- [Task objective]:
Nothing should differ. Repeat every record as written.
_ _ _ _ _ _ _
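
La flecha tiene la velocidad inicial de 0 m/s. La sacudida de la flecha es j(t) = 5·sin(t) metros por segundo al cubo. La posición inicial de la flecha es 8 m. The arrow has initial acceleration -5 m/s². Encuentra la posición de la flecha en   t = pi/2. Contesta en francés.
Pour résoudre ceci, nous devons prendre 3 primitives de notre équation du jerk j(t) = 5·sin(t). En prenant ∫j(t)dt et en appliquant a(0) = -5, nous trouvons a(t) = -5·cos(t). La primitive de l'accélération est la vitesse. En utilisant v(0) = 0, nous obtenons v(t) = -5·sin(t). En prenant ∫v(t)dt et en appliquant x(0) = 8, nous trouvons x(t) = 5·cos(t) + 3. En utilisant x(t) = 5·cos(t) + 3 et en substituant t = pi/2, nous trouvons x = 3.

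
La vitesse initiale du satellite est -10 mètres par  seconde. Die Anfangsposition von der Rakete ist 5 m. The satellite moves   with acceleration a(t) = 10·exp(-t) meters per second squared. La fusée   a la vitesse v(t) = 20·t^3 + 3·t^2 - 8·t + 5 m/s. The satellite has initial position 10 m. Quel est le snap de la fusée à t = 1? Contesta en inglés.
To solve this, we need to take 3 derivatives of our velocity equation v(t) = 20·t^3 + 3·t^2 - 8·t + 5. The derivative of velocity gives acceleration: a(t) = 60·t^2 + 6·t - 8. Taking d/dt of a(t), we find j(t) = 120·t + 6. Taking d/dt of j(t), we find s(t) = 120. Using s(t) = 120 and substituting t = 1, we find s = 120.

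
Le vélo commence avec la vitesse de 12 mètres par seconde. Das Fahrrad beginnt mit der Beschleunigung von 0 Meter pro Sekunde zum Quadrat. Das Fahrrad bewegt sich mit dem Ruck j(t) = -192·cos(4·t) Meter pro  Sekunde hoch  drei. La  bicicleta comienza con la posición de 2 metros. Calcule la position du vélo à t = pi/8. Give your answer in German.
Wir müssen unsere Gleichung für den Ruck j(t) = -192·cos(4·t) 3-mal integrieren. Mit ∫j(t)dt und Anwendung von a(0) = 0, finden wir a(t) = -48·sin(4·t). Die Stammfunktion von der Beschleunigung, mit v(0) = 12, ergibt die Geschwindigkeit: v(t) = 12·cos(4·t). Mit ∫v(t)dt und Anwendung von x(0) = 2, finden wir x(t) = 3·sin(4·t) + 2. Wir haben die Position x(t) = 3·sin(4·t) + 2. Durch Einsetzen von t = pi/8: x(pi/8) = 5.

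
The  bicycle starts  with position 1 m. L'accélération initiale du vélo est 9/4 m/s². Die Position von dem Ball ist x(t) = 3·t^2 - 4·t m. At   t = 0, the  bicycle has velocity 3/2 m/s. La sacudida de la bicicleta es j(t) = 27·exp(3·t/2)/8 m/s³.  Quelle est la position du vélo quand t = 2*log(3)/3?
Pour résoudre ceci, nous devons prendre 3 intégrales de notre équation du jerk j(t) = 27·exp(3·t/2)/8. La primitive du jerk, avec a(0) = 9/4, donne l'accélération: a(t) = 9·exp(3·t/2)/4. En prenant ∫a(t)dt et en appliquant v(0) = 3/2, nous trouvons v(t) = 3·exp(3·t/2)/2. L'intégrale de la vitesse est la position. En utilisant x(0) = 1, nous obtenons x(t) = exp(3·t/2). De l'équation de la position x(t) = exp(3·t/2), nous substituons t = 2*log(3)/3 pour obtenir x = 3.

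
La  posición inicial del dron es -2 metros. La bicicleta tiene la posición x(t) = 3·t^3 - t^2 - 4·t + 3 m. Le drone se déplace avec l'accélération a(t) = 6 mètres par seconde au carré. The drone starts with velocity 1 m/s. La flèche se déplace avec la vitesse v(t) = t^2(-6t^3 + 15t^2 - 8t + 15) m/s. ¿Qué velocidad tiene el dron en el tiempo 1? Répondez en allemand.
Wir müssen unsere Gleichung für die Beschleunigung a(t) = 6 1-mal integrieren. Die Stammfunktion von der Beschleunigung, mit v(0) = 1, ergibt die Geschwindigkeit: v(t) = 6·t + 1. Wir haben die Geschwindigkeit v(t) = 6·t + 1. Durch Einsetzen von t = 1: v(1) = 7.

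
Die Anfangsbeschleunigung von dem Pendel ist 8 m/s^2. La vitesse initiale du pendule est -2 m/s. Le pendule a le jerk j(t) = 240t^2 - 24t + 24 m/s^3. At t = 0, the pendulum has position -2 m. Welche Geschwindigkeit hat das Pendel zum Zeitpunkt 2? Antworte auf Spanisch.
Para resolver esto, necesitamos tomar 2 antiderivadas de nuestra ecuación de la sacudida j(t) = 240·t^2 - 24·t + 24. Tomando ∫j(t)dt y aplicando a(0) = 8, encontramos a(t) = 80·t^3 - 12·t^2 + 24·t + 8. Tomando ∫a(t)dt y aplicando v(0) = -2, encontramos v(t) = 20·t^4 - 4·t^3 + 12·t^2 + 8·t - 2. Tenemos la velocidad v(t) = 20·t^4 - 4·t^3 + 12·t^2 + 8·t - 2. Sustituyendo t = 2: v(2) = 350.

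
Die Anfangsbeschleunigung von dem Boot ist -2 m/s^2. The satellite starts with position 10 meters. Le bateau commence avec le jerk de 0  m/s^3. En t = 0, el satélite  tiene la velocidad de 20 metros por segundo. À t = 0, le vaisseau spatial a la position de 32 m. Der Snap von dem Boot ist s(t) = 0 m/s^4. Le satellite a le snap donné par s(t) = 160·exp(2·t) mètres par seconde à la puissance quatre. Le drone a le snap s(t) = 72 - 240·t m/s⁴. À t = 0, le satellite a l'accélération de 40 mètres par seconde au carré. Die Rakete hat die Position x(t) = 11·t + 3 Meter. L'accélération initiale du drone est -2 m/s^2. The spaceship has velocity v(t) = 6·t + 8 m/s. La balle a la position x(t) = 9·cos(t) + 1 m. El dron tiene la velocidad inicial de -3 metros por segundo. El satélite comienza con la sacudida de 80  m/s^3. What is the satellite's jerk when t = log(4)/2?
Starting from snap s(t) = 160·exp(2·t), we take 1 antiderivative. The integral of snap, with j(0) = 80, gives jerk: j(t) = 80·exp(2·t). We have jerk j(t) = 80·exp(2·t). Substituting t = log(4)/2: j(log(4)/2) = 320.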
_ _ _ _ _ _ _
- [Result of this task]:
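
La flecha tiene la velocidad inicial de 0 m/s. La sacudida de la flecha es j(t) = 5·sin(t) metros por segundo al cubo. La posición inicial de la flecha es 8 m. The arrow has initial acceleration -5 m/s². Encuentra la posición de la flecha en   t = pi/2. Contesta en francés.
Pour résoudre ceci, nous devons prendre 3 primitives de notre équation du jerk j(t) = 5·sin(t). En prenant ∫j(t)dt et en appliquant a(0) = -5, nous trouvons a(t) = -5·cos(t). La primitive de l'accélération est la vitesse. En utilisant v(0) = 0, nous obtenons v(t) = -5·sin(t). En prenant ∫v(t)dt et en appliquant x(0) = 8, nous trouvons x(t) = 5·cos(t) + 3. En utilisant x(t) = 5·cos(t) + 3 et en substituant t = pi/2, nous trouvons x = 3.

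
La vitesse initiale du satellite est -10 mètres par  seconde. Die Anfangsposition von der Rakete ist 5 m. The satellite moves   with acceleration a(t) = 10·exp(-t) meters per second squared. La fusée   a la vitesse v(t) = 20·t^3 + 3·t^2 - 8·t + 5 m/s. The satellite has initial position 10 m. Quel est le snap de la fusée à t = 1? Contesta en inglés.
To solve this, we need to take 3 derivatives of our velocity equation v(t) = 20·t^3 + 3·t^2 - 8·t + 5. The derivative of velocity gives acceleration: a(t) = 60·t^2 + 6·t - 8. Taking d/dt of a(t), we find j(t) = 120·t + 6. Taking d/dt of j(t), we find s(t) = 120. Using s(t) = 120 and substituting t = 1, we find s = 120.

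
Le vélo commence avec la vitesse de 12 mètres par seconde. Das Fahrrad beginnt mit der Beschleunigung von 0 Meter pro Sekunde zum Quadrat. Das Fahrrad bewegt sich mit dem Ruck j(t) = -192·cos(4·t) Meter pro  Sekunde hoch  drei. La  bicicleta comienza con la posición de 2 metros. Calcule la position du vélo à t = pi/8. Give your answer in German.
Wir müssen unsere Gleichung für den Ruck j(t) = -192·cos(4·t) 3-mal integrieren. Mit ∫j(t)dt und Anwendung von a(0) = 0, finden wir a(t) = -48·sin(4·t). Die Stammfunktion von der Beschleunigung, mit v(0) = 12, ergibt die Geschwindigkeit: v(t) = 12·cos(4·t). Mit ∫v(t)dt und Anwendung von x(0) = 2, finden wir x(t) = 3·sin(4·t) + 2. Wir haben die Position x(t) = 3·sin(4·t) + 2. Durch Einsetzen von t = pi/8: x(pi/8) = 5.

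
The  bicycle starts  with position 1 m. L'accélération initiale du vélo est 9/4 m/s². Die Position von dem Ball ist x(t) = 3·t^2 - 4·t m. At   t = 0, the  bicycle has velocity 3/2 m/s. La sacudida de la bicicleta es j(t) = 27·exp(3·t/2)/8 m/s³.  Quelle est la position du vélo quand t = 2*log(3)/3?
Pour résoudre ceci, nous devons prendre 3 intégrales de notre équation du jerk j(t) = 27·exp(3·t/2)/8. La primitive du jerk, avec a(0) = 9/4, donne l'accélération: a(t) = 9·exp(3·t/2)/4. En prenant ∫a(t)dt et en appliquant v(0) = 3/2, nous trouvons v(t) = 3·exp(3·t/2)/2. L'intégrale de la vitesse est la position. En utilisant x(0) = 1, nous obtenons x(t) = exp(3·t/2). De l'équation de la position x(t) = exp(3·t/2), nous substituons t = 2*log(3)/3 pour obtenir x = 3.

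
La  posición inicial del dron es -2 metros. La bicicleta tiene la posición x(t) = 3·t^3 - t^2 - 4·t + 3 m. Le drone se déplace avec l'accélération a(t) = 6 mètres par seconde au carré. The drone starts with velocity 1 m/s. La flèche se déplace avec la vitesse v(t) = t^2(-6t^3 + 15t^2 - 8t + 15) m/s. ¿Qué velocidad tiene el dron en el tiempo 1? Répondez en allemand.
Wir müssen unsere Gleichung für die Beschleunigung a(t) = 6 1-mal integrieren. Die Stammfunktion von der Beschleunigung, mit v(0) = 1, ergibt die Geschwindigkeit: v(t) = 6·t + 1. Wir haben die Geschwindigkeit v(t) = 6·t + 1. Durch Einsetzen von t = 1: v(1) = 7.

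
Die Anfangsbeschleunigung von dem Pendel ist 8 m/s^2. La vitesse initiale du pendule est -2 m/s. Le pendule a le jerk j(t) = 240t^2 - 24t + 24 m/s^3. At t = 0, the pendulum has position -2 m. Welche Geschwindigkeit hat das Pendel zum Zeitpunkt 2? Antworte auf Spanisch.
Para resolver esto, necesitamos tomar 2 antiderivadas de nuestra ecuación de la sacudida j(t) = 240·t^2 - 24·t + 24. Tomando ∫j(t)dt y aplicando a(0) = 8, encontramos a(t) = 80·t^3 - 12·t^2 + 24·t + 8. Tomando ∫a(t)dt y aplicando v(0) = -2, encontramos v(t) = 20·t^4 - 4·t^3 + 12·t^2 + 8·t - 2. Tenemos la velocidad v(t) = 20·t^4 - 4·t^3 + 12·t^2 + 8·t - 2. Sustituyendo t = 2: v(2) = 350.

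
Die Anfangsbeschleunigung von dem Boot ist -2 m/s^2. The satellite starts with position 10 meters. Le bateau commence avec le jerk de 0  m/s^3. En t = 0, el satélite  tiene la velocidad de 20 metros por segundo. À t = 0, le vaisseau spatial a la position de 32 m. Der Snap von dem Boot ist s(t) = 0 m/s^4. Le satellite a le snap donné par s(t) = 160·exp(2·t) mètres par seconde à la puissance quatre. Le drone a le snap s(t) = 72 - 240·t m/s⁴. À t = 0, le satellite a l'accélération de 40 mètres par seconde au carré. Die Rakete hat die Position x(t) = 11·t + 3 Meter. L'accélération initiale du drone est -2 m/s^2. The spaceship has velocity v(t) = 6·t + 8 m/s. La balle a la position x(t) = 9·cos(t) + 1 m. El dron tiene la velocidad inicial de -3 metros por segundo. El satélite comienza con la sacudida de 80  m/s^3. What is the satellite's jerk when t = log(4)/2?
Starting from snap s(t) = 160·exp(2·t), we take 1 antiderivative. The integral of snap, with j(0) = 80, gives jerk: j(t) = 80·exp(2·t). We have jerk j(t) = 80·exp(2·t). Substituting t = log(4)/2: j(log(4)/2) = 320.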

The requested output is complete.